Task prompt.
Transcribe exactly each line of the entries, from the opening line to the line with "C1: capacitance = 1 μF, initial charge = 8", with both of those lines included.

Records to use.
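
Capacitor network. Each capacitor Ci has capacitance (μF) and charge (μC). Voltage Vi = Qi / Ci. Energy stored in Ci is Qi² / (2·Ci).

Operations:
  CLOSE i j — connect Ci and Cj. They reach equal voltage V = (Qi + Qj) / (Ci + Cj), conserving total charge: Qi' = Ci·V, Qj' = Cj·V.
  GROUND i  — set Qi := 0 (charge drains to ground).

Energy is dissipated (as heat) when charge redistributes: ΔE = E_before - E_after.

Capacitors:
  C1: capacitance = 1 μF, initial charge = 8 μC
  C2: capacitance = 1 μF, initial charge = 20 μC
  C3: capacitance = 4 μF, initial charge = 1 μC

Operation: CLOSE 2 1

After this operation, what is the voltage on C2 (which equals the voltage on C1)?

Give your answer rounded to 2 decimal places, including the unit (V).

Initial: C1(1μF, Q=8μC, V=8.00V), C2(1μF, Q=20μC, V=20.00V), C3(4μF, Q=1μC, V=0.25V)
Op 1: CLOSE 2-1: Q_total=28.00, C_total=2.00, V=14.00; Q2=14.00, Q1=14.00; dissipated=36.000

Answer: 14.00 V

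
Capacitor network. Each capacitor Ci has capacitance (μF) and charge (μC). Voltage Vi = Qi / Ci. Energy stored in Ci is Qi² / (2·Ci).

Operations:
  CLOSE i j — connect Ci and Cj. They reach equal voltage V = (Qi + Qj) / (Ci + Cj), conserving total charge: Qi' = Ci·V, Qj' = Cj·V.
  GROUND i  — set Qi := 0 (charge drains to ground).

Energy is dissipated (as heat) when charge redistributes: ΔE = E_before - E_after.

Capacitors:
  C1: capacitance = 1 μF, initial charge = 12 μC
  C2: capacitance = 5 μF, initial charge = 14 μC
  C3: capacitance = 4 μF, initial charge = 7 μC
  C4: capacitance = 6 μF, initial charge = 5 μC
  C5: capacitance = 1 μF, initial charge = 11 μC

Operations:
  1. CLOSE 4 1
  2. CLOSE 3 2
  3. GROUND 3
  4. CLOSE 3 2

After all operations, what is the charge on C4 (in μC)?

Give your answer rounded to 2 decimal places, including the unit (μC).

Answer: 14.57 μC

Derivation:
Initial: C1(1μF, Q=12μC, V=12.00V), C2(5μF, Q=14μC, V=2.80V), C3(4μF, Q=7μC, V=1.75V), C4(6μF, Q=5μC, V=0.83V), C5(1μF, Q=11μC, V=11.00V)
Op 1: CLOSE 4-1: Q_total=17.00, C_total=7.00, V=2.43; Q4=14.57, Q1=2.43; dissipated=53.440
Op 2: CLOSE 3-2: Q_total=21.00, C_total=9.00, V=2.33; Q3=9.33, Q2=11.67; dissipated=1.225
Op 3: GROUND 3: Q3=0; energy lost=10.889
Op 4: CLOSE 3-2: Q_total=11.67, C_total=9.00, V=1.30; Q3=5.19, Q2=6.48; dissipated=6.049
Final charges: Q1=2.43, Q2=6.48, Q3=5.19, Q4=14.57, Q5=11.00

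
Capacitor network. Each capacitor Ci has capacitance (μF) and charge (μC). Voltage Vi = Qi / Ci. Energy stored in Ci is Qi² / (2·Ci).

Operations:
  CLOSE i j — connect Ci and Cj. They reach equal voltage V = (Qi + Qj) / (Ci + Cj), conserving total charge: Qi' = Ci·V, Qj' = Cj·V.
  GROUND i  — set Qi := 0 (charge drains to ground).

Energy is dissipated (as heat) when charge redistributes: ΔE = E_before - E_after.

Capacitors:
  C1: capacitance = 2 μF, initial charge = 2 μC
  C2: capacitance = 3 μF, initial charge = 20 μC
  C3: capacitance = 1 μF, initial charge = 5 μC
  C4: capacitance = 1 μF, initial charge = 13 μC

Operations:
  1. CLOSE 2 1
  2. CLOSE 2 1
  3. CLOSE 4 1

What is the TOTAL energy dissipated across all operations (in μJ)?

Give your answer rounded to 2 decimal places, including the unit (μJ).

Answer: 43.92 μJ

Derivation:
Initial: C1(2μF, Q=2μC, V=1.00V), C2(3μF, Q=20μC, V=6.67V), C3(1μF, Q=5μC, V=5.00V), C4(1μF, Q=13μC, V=13.00V)
Op 1: CLOSE 2-1: Q_total=22.00, C_total=5.00, V=4.40; Q2=13.20, Q1=8.80; dissipated=19.267
Op 2: CLOSE 2-1: Q_total=22.00, C_total=5.00, V=4.40; Q2=13.20, Q1=8.80; dissipated=0.000
Op 3: CLOSE 4-1: Q_total=21.80, C_total=3.00, V=7.27; Q4=7.27, Q1=14.53; dissipated=24.653
Total dissipated: 43.920 μJ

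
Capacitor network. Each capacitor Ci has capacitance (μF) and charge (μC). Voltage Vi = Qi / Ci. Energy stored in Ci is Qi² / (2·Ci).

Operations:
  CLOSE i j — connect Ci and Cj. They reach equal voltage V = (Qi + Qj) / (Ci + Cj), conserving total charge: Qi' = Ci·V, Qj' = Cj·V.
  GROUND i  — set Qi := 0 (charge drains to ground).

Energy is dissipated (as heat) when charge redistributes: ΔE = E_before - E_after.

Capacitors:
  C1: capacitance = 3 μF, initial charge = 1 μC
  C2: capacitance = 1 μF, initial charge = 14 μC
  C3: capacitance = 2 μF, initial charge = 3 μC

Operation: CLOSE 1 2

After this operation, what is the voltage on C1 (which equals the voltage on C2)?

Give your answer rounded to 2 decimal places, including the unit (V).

Answer: 3.75 V

Derivation:
Initial: C1(3μF, Q=1μC, V=0.33V), C2(1μF, Q=14μC, V=14.00V), C3(2μF, Q=3μC, V=1.50V)
Op 1: CLOSE 1-2: Q_total=15.00, C_total=4.00, V=3.75; Q1=11.25, Q2=3.75; dissipated=70.042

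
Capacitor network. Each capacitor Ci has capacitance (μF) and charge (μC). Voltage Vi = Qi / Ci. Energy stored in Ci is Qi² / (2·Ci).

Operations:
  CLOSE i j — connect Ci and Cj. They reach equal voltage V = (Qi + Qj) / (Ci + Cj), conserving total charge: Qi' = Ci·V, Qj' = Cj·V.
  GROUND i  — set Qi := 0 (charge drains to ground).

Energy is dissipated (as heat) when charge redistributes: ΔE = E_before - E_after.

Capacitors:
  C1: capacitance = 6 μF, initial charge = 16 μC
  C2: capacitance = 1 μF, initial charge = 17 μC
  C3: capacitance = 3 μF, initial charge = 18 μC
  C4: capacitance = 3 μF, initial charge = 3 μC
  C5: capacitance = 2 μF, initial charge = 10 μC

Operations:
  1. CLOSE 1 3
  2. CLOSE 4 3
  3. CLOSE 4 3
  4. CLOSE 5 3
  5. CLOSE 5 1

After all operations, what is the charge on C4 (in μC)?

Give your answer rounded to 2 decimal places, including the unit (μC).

Answer: 7.17 μC

Derivation:
Initial: C1(6μF, Q=16μC, V=2.67V), C2(1μF, Q=17μC, V=17.00V), C3(3μF, Q=18μC, V=6.00V), C4(3μF, Q=3μC, V=1.00V), C5(2μF, Q=10μC, V=5.00V)
Op 1: CLOSE 1-3: Q_total=34.00, C_total=9.00, V=3.78; Q1=22.67, Q3=11.33; dissipated=11.111
Op 2: CLOSE 4-3: Q_total=14.33, C_total=6.00, V=2.39; Q4=7.17, Q3=7.17; dissipated=5.787
Op 3: CLOSE 4-3: Q_total=14.33, C_total=6.00, V=2.39; Q4=7.17, Q3=7.17; dissipated=0.000
Op 4: CLOSE 5-3: Q_total=17.17, C_total=5.00, V=3.43; Q5=6.87, Q3=10.30; dissipated=4.091
Op 5: CLOSE 5-1: Q_total=29.53, C_total=8.00, V=3.69; Q5=7.38, Q1=22.15; dissipated=0.089
Final charges: Q1=22.15, Q2=17.00, Q3=10.30, Q4=7.17, Q5=7.38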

Finished task.
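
Capacitor network. Each capacitor Ci has capacitance (μF) and charge (μC). Voltage Vi = Qi / Ci. Energy stored in Ci is Qi² / (2·Ci).

Operations:
  CLOSE i j — connect Ci and Cj. They reach equal voltage V = (Qi + Qj) / (Ci + Cj), conserving total charge: Qi' = Ci·V, Qj' = Cj·V.
  GROUND i  — set Qi := 0 (charge drains to ground).

Energy is dissipated (as heat) when charge redistributes: ΔE = E_before - E_after.

Capacitors:
  C1: capacitance = 1 μF, initial charge = 8 μC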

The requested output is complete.